Dataset excerpts
━━━━━━━━━━━━━━━━━━━━━━━━━━━━━━
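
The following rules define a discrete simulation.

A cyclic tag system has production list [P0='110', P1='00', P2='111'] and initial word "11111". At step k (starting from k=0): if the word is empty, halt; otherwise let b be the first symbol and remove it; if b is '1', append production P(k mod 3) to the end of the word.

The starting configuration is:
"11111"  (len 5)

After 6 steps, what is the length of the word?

gen 0: "11111"  (len 5)
gen 1: "1111110"  (len 7)
gen 2: "11111000"  (len 8)
gen 3: "1111000111"  (len 10)
gen 4: "111000111110"  (len 12)
gen 5: "1100011111000"  (len 13)
gen 6: "100011111000111"  (len 15)

15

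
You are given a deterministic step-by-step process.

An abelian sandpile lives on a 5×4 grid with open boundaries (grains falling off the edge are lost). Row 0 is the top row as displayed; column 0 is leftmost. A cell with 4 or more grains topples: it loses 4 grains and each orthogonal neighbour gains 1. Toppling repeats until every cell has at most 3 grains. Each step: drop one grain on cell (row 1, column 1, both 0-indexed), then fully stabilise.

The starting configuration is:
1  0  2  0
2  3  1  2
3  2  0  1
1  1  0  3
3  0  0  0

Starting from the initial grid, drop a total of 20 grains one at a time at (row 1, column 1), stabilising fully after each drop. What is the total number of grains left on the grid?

36

t=0: 1  0  2  0
2  3  1  2
3  2  0  1
1  1  0  3
3  0  0  0
t=1: 1  1  2  0
3  0  2  2
3  3  0  1
1  1  0  3
3  0  0  0
t=2: 1  1  2  0
3  1  2  2
3  3  0  1
1  1  0  3
3  0  0  0
t=3: 1  1  2  0
3  2  2  2
3  3  0  1
1  1  0  3
3  0  0  0
t=4: 1  1  2  0
3  3  2  2
3  3  0  1
1  1  0  3
3  0  0  0
t=5: 2  2  2  0
1  2  3  2
1  1  1  1
2  2  0  3
3  0  0  0
t=6: 2  2  2  0
1  3  3  2
1  1  1  1
2  2  0  3
3  0  0  0
t=7: 2  3  3  0
2  1  0  3
1  2  2  1
2  2  0  3
3  0  0  0
t=8: 2  3  3  0
2  2  0  3
1  2  2  1
2  2  0  3
3  0  0  0
t=9: 2  3  3  0
2  3  0  3
1  2  2  1
2  2  0  3
3  0  0  0
t=10: 3  1  0  1
3  1  2  3
1  3  2  1
2  2  0  3
3  0  0  0
t=11: 3  1  0  1
3  2  2  3
1  3  2  1
2  2  0  3
3  0  0  0
t=12: 3  1  0  1
3  3  2  3
1  3  2  1
2  2  0  3
3  0  0  0
t=13: 0  3  0  1
1  2  3  3
3  0  3  1
2  3  0  3
3  0  0  0
t=14: 0  3  0  1
1  3  3  3
3  0  3  1
2  3  0  3
3  0  0  0
t=15: 1  0  2  2
2  2  2  0
3  2  0  3
2  3  1  3
3  0  0  0
t=16: 1  0  2  2
2  3  2  0
3  2  0  3
2  3  1  3
3  0  0  0
t=17: 1  1  2  2
3  0  3  0
3  3  0  3
2  3  1  3
3  0  0  0
t=18: 1  1  2  2
3  1  3  0
3  3  0  3
2  3  1  3
3  0  0  0
t=19: 1  1  2  2
3  2  3  0
3  3  0  3
2  3  1  3
3  0  0  0
t=20: 1  1  2  2
3  3  3  0
3  3  0  3
2  3  1  3
3  0  0  0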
━━━━━━━━━━━━━━━━━━━━━━━━━━━━━━
**Problem to solve:**
An exact transcription of every record above is required.

**Written reply:**
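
The following rules define a discrete simulation.

A cyclic tag system has production list [P0='110', P1='00', P2='111'] and initial word "11111". At step k (starting from k=0): if the word is empty, halt; otherwise let b be the first symbol and remove it; if b is '1', append production P(k mod 3) to the end of the word.

The starting configuration is:
"11111"  (len 5)

After 6 steps, what is the length of the word?

gen 0: "11111"  (len 5)
gen 1: "1111110"  (len 7)
gen 2: "11111000"  (len 8)
gen 3: "1111000111"  (len 10)
gen 4: "111000111110"  (len 12)
gen 5: "1100011111000"  (len 13)
gen 6: "100011111000111"  (len 15)

15

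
You are given a deterministic step-by-step process.

An abelian sandpile lives on a 5×4 grid with open boundaries (grains falling off the edge are lost). Row 0 is the top row as displayed; column 0 is leftmost. A cell with 4 or more grains topples: it loses 4 grains and each orthogonal neighbour gains 1. Toppling repeats until every cell has at most 3 grains. Each step: drop one grain on cell (row 1, column 1, both 0-indexed), then fully stabilise.

The starting configuration is:
1  0  2  0
2  3  1  2
3  2  0  1
1  1  0  3
3  0  0  0

Starting from the initial grid, drop a total of 20 grains one at a time at (row 1, column 1), stabilising fully after each drop. What is the total number of grains left on the grid?

36

t=0: 1  0  2  0
2  3  1  2
3  2  0  1
1  1  0  3
3  0  0  0
t=1: 1  1  2  0
3  0  2  2
3  3  0  1
1  1  0  3
3  0  0  0
t=2: 1  1  2  0
3  1  2  2
3  3  0  1
1  1  0  3
3  0  0  0
t=3: 1  1  2  0
3  2  2  2
3  3  0  1
1  1  0  3
3  0  0  0
t=4: 1  1  2  0
3  3  2  2
3  3  0  1
1  1  0  3
3  0  0  0
t=5: 2  2  2  0
1  2  3  2
1  1  1  1
2  2  0  3
3  0  0  0
t=6: 2  2  2  0
1  3  3  2
1  1  1  1
2  2  0  3
3  0  0  0
t=7: 2  3  3  0
2  1  0  3
1  2  2  1
2  2  0  3
3  0  0  0
t=8: 2  3  3  0
2  2  0  3
1  2  2  1
2  2  0  3
3  0  0  0
t=9: 2  3  3  0
2  3  0  3
1  2  2  1
2  2  0  3
3  0  0  0
t=10: 3  1  0  1
3  1  2  3
1  3  2  1
2  2  0  3
3  0  0  0
t=11: 3  1  0  1
3  2  2  3
1  3  2  1
2  2  0  3
3  0  0  0
t=12: 3  1  0  1
3  3  2  3
1  3  2  1
2  2  0  3
3  0  0  0
t=13: 0  3  0  1
1  2  3  3
3  0  3  1
2  3  0  3
3  0  0  0
t=14: 0  3  0  1
1  3  3  3
3  0  3  1
2  3  0  3
3  0  0  0
t=15: 1  0  2  2
2  2  2  0
3  2  0  3
2  3  1  3
3  0  0  0
t=16: 1  0  2  2
2  3  2  0
3  2  0  3
2  3  1  3
3  0  0  0
t=17: 1  1  2  2
3  0  3  0
3  3  0  3
2  3  1  3
3  0  0  0
t=18: 1  1  2  2
3  1  3  0
3  3  0  3
2  3  1  3
3  0  0  0
t=19: 1  1  2  2
3  2  3  0
3  3  0  3
2  3  1  3
3  0  0  0
t=20: 1  1  2  2
3  3  3  0
3  3  0  3
2  3  1  3
3  0  0  0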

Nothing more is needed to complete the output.